++++ Material supplied

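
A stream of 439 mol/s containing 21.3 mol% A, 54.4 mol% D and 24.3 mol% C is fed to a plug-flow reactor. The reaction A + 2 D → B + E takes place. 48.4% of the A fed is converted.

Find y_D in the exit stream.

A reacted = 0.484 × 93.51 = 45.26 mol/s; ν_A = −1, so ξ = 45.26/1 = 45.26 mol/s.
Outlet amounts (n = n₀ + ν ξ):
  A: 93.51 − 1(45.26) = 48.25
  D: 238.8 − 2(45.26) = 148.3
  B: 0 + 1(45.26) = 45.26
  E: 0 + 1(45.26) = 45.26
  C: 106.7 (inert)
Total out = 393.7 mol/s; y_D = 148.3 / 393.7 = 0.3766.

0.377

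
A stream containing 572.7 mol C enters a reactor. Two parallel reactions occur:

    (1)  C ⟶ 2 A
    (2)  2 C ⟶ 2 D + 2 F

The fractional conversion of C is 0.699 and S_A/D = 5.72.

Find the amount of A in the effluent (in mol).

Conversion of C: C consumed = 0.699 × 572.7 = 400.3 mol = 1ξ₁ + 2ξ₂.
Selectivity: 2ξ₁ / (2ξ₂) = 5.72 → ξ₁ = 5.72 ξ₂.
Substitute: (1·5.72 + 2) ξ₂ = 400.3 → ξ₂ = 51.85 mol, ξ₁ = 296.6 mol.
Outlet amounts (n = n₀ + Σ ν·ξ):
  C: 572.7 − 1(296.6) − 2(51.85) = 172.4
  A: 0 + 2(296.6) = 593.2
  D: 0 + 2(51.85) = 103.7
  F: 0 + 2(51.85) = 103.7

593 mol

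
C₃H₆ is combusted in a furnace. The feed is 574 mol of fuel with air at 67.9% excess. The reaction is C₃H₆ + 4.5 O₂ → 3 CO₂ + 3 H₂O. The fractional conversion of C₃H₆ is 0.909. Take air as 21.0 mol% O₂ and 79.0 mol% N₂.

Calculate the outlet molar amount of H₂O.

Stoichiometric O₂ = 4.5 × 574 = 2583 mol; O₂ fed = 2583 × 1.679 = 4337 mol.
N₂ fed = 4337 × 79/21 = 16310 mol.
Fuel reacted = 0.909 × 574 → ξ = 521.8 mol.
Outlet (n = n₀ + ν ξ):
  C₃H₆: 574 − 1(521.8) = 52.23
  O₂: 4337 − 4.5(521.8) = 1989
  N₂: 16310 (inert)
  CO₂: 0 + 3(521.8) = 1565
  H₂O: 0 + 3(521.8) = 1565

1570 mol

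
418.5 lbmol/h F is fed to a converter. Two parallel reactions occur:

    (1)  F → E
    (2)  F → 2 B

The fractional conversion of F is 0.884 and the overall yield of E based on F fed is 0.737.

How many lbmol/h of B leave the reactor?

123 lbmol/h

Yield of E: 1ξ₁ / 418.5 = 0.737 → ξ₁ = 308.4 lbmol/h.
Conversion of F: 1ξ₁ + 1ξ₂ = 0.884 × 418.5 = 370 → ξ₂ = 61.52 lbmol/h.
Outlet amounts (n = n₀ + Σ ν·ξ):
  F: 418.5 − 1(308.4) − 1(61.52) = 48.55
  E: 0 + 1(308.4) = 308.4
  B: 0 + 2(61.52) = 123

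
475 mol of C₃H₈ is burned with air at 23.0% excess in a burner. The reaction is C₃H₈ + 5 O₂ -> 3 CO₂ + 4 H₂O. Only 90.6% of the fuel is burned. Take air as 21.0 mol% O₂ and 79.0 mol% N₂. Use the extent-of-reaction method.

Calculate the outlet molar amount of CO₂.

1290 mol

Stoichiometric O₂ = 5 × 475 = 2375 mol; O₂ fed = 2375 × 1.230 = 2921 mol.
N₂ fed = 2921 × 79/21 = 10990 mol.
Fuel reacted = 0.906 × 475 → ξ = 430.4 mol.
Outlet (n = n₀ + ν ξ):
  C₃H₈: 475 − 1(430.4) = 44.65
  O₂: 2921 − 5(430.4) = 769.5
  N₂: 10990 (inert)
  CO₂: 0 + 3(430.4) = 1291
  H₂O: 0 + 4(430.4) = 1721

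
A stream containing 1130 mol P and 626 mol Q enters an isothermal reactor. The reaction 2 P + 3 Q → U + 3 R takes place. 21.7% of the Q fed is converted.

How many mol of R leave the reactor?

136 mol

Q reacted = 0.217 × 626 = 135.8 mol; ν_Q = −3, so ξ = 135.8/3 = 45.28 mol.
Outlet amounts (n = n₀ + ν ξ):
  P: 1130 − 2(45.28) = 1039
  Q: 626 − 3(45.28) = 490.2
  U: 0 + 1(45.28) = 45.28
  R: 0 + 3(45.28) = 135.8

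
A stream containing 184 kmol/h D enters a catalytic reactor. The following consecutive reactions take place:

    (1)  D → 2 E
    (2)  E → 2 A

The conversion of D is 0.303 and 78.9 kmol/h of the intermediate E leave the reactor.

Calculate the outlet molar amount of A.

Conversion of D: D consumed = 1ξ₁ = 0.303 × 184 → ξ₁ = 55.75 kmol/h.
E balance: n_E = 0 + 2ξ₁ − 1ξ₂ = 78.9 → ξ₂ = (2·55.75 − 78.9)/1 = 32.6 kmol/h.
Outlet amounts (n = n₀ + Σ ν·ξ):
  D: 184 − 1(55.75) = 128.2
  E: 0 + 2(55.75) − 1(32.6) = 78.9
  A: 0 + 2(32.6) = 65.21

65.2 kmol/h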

++++++++

■ **To do**
After reading the records above, work out how many lines contain "place" and give that number only.

■ **Exercise answer**
3